HOW TO COMPLETE THIS TASK:
Which lines run from the line with "A climate-model diagnostic" through the line with "insolation on Sarda" in the entries below? Print them exactly, both ends included, and nothing more.

EXERCISE DATA:
──────────
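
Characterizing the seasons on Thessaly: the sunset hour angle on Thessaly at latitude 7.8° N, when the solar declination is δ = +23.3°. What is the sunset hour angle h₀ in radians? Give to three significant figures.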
──────────
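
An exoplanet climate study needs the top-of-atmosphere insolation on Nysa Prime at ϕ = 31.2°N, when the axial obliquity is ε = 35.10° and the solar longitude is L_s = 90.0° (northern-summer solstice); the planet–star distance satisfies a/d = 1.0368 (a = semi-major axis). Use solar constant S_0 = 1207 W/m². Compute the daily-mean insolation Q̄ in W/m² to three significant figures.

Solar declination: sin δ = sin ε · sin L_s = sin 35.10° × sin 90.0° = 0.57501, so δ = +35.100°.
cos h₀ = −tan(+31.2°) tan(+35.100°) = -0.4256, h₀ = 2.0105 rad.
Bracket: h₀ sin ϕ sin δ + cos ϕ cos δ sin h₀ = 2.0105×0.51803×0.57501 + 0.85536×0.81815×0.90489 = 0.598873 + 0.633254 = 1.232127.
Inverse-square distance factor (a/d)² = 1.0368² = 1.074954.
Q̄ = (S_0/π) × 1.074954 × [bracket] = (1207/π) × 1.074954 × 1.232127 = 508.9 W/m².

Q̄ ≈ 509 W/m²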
──────────
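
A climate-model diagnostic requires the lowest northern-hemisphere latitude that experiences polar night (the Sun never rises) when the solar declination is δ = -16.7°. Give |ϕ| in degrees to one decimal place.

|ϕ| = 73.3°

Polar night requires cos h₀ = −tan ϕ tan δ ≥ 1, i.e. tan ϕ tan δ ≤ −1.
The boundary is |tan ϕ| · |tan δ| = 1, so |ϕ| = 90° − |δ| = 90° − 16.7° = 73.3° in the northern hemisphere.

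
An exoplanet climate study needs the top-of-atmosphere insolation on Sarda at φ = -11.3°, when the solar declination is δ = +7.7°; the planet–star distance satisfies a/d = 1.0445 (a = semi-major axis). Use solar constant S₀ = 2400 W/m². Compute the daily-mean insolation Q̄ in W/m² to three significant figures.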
──────────
RESPONSE BELOW:
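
A climate-model diagnostic requires the lowest northern-hemisphere latitude that experiences polar night (the Sun never rises) when the solar declination is δ = -16.7°. Give |ϕ| in degrees to one decimal place.

|ϕ| = 73.3°

Polar night requires cos h₀ = −tan ϕ tan δ ≥ 1, i.e. tan ϕ tan δ ≤ −1.
The boundary is |tan ϕ| · |tan δ| = 1, so |ϕ| = 90° − |δ| = 90° − 16.7° = 73.3° in the northern hemisphere.

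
An exoplanet climate study needs the top-of-atmosphere insolation on Sarda at φ = -11.3°, when the solar declination is δ = +7.7°; the planet–star distance satisfies a/d = 1.0445 (a = semi-major axis). Use solar constant S₀ = 2400 W/m². Compute the daily-mean insolation Q̄ in W/m² to three significant figures.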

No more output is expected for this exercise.